*What you should do:* This exercise calls for copying every line below that holds the word "following".

──────── Entries provided

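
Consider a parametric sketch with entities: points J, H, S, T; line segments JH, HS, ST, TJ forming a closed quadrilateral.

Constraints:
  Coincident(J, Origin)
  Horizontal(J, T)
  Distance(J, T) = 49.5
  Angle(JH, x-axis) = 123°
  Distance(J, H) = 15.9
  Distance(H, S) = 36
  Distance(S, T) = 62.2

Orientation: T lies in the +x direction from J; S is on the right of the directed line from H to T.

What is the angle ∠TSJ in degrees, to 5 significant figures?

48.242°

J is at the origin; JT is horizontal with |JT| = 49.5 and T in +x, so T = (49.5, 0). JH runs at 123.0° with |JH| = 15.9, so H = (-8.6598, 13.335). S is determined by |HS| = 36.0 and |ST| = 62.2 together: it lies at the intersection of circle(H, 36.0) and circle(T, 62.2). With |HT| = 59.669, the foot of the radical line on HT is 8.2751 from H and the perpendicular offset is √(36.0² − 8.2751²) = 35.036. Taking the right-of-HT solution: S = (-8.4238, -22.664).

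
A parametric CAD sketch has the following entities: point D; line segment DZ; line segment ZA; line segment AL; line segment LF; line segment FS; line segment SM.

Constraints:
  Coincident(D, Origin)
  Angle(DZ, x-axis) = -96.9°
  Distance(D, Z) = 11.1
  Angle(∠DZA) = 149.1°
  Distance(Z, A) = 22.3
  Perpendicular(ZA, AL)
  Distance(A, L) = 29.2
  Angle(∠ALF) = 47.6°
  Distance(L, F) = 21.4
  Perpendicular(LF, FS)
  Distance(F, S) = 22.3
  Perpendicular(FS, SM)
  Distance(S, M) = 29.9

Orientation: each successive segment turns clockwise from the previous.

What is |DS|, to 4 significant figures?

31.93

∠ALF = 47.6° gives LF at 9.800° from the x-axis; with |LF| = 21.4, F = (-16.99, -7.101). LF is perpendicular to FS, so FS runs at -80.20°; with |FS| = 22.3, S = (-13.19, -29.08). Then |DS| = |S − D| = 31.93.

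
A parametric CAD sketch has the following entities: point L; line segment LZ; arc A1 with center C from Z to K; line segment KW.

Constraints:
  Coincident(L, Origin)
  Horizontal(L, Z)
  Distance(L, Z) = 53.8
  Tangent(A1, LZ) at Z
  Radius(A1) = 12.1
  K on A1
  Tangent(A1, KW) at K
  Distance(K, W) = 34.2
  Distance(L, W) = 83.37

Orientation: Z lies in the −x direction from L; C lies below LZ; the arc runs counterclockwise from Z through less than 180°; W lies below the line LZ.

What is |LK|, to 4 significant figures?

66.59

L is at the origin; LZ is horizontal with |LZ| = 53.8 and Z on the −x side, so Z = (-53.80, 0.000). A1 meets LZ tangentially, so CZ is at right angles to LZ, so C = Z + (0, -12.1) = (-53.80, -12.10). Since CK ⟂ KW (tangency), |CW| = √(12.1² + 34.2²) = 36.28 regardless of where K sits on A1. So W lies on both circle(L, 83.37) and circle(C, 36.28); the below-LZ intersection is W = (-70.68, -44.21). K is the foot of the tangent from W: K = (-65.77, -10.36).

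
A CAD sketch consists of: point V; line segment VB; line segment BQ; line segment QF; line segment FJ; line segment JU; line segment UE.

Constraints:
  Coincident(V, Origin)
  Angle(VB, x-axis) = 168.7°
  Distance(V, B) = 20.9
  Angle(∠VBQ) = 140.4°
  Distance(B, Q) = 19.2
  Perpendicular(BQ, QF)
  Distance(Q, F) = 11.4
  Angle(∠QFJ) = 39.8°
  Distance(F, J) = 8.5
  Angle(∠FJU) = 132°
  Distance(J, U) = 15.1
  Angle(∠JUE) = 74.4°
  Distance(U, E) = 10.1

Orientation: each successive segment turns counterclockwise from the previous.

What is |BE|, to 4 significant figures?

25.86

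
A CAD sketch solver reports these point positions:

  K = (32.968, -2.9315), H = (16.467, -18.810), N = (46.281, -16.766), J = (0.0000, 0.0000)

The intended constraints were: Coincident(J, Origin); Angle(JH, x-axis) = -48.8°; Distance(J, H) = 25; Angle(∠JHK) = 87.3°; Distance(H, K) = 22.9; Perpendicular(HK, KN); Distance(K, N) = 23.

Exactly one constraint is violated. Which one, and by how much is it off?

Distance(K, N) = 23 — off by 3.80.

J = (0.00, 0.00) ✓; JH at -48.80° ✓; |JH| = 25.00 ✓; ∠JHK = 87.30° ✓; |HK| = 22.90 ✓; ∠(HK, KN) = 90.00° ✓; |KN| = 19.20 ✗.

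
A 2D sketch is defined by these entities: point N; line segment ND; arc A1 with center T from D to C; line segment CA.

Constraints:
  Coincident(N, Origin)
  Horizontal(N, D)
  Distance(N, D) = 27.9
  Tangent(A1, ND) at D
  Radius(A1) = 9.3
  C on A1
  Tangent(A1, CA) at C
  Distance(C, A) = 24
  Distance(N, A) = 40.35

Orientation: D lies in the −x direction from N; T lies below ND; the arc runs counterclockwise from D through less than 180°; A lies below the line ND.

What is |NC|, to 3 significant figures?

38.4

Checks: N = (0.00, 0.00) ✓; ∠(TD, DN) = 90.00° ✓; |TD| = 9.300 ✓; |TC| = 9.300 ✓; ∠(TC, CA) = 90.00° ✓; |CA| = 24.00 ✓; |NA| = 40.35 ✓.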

────────────────

*Response area:*
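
A parametric CAD sketch has the following entities: point D; line segment DZ; line segment ZA; line segment AL; line segment LF; line segment FS; line segment SM.
A parametric CAD sketch has the following entities: point L; line segment LZ; arc A1 with center C from Z to K; line segment KW.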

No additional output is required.